**Assignment**
From the entries below, return exactly the lines beginning at the one that contains "3. adjust_throttle(-415 rpm)" and ending at the one that contains "8. adjust_throttle(+1172 rpm)", both of them included, and only those lines.

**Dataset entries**
⁂
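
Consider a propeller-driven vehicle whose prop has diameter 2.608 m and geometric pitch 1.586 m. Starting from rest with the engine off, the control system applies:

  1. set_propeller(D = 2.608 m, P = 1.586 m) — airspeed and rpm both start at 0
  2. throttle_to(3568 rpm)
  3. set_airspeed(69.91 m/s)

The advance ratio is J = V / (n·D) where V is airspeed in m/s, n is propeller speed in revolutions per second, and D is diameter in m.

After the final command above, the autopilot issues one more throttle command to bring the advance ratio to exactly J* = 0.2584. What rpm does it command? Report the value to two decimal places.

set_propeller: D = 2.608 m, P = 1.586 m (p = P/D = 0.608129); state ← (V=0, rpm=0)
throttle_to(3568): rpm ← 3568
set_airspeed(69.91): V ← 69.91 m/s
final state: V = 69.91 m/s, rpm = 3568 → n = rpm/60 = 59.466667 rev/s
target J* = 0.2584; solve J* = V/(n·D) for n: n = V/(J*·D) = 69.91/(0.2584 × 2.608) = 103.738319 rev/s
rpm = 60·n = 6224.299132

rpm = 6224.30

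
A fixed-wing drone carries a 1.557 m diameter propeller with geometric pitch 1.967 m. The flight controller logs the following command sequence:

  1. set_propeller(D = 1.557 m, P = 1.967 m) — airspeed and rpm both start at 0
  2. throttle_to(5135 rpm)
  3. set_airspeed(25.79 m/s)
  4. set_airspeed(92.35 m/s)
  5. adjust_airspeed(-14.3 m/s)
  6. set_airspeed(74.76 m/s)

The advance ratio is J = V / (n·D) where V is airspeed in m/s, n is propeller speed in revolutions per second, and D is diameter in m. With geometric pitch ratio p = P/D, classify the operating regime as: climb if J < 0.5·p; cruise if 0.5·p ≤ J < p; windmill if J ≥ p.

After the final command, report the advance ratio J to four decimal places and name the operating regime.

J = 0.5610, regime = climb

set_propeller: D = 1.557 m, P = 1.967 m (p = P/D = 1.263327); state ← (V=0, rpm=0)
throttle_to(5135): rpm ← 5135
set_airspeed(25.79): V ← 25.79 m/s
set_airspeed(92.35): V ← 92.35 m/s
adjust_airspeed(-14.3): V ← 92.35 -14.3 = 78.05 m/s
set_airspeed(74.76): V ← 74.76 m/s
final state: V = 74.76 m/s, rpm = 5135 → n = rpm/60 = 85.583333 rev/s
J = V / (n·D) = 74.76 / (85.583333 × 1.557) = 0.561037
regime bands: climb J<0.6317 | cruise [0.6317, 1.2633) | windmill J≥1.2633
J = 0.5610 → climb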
⁂
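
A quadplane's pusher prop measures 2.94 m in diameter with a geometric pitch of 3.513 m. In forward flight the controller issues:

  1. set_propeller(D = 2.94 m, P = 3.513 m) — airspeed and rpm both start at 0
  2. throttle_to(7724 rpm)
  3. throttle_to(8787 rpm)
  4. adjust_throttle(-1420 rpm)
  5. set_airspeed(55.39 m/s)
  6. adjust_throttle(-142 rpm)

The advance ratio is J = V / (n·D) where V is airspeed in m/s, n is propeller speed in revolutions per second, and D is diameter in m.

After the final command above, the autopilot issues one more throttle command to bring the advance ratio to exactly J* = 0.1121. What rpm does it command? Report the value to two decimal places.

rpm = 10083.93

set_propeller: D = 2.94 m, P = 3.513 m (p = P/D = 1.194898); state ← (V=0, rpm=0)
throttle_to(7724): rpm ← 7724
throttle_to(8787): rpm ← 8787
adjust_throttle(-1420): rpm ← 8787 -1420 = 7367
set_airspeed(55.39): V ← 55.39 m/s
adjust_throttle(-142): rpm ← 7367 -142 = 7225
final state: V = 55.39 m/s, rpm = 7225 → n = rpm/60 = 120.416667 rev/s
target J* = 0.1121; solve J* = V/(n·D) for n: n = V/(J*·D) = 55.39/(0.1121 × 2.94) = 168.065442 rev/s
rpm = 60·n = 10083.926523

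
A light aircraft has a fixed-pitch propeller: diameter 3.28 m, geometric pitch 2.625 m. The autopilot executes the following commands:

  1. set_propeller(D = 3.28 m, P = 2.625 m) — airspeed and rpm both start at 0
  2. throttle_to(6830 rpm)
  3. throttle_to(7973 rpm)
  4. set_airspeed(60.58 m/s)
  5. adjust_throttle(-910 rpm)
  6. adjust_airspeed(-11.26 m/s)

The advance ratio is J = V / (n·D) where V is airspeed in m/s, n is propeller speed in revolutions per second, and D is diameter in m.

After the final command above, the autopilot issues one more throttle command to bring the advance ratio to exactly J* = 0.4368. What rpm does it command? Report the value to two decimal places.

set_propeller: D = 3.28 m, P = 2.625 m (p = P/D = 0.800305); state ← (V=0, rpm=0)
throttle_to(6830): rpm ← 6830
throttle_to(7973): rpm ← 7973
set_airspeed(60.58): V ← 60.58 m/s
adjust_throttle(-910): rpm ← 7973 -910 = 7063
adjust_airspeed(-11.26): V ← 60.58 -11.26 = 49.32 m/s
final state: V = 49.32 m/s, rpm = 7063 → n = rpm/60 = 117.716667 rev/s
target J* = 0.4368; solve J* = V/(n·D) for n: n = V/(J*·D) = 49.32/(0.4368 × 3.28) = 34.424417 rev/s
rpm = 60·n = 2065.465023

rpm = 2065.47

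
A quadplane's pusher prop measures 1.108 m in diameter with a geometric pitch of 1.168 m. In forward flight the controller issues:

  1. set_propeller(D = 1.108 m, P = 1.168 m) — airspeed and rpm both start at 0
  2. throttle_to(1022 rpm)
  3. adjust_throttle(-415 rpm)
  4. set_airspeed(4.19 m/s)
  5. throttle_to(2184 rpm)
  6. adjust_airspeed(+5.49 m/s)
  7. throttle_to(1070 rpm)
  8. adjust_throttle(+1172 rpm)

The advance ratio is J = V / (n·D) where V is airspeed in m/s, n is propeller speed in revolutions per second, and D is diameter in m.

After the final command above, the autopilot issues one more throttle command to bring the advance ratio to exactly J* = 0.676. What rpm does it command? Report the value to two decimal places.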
⁂
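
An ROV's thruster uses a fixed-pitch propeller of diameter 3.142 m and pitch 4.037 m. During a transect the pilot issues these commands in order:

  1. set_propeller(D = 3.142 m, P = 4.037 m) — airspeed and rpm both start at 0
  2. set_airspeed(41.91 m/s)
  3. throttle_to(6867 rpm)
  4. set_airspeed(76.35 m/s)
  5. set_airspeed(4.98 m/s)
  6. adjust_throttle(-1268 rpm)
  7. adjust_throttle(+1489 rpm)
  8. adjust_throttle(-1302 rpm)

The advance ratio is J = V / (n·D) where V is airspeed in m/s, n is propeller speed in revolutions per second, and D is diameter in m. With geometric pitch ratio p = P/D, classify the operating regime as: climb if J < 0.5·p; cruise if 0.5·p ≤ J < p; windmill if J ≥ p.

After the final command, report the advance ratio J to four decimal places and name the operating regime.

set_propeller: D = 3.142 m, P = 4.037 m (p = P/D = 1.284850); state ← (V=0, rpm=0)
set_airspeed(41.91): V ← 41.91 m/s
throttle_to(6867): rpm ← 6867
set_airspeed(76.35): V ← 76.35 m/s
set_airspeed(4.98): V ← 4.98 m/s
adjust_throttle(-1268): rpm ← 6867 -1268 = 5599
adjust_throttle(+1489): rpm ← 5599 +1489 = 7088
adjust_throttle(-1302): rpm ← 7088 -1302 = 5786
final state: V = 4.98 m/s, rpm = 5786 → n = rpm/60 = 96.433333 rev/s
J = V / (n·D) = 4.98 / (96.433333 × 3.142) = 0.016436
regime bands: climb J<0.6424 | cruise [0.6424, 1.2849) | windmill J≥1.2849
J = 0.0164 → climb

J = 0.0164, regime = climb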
⁂
**Solution to this exercise**
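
  3. adjust_throttle(-415 rpm)
  4. set_airspeed(4.19 m/s)
  5. throttle_to(2184 rpm)
  6. adjust_airspeed(+5.49 m/s)
  7. throttle_to(1070 rpm)
  8. adjust_throttle(+1172 rpm)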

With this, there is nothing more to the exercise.